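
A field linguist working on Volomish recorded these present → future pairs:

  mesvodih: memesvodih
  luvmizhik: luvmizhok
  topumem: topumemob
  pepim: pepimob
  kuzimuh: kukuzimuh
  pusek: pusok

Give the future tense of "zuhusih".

zuzuhusih

"zuhusih" ends in -h. The stems ending in -h (kuzimuh → kukuzimuh, mesvodih → memesvodih) repeat the first consonant+vowel as a prefix.
The other patterns: stems ending in -k change the last vowel to 'o'; stems ending in -m add -ob.
So zuhusih → zuzuhusih.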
==========
## What the task asks
Exactly as shown above, write out all the records.

## Task result
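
A field linguist working on Volomish recorded these present → future pairs:

  mesvodih: memesvodih
  luvmizhik: luvmizhok
  topumem: topumemob
  pepim: pepimob
  kuzimuh: kukuzimuh
  pusek: pusok

Give the future tense of "zuhusih".

zuzuhusih

"zuhusih" ends in -h. The stems ending in -h (kuzimuh → kukuzimuh, mesvodih → memesvodih) repeat the first consonant+vowel as a prefix.
The other patterns: stems ending in -k change the last vowel to 'o'; stems ending in -m add -ob.
So zuhusih → zuzuhusih.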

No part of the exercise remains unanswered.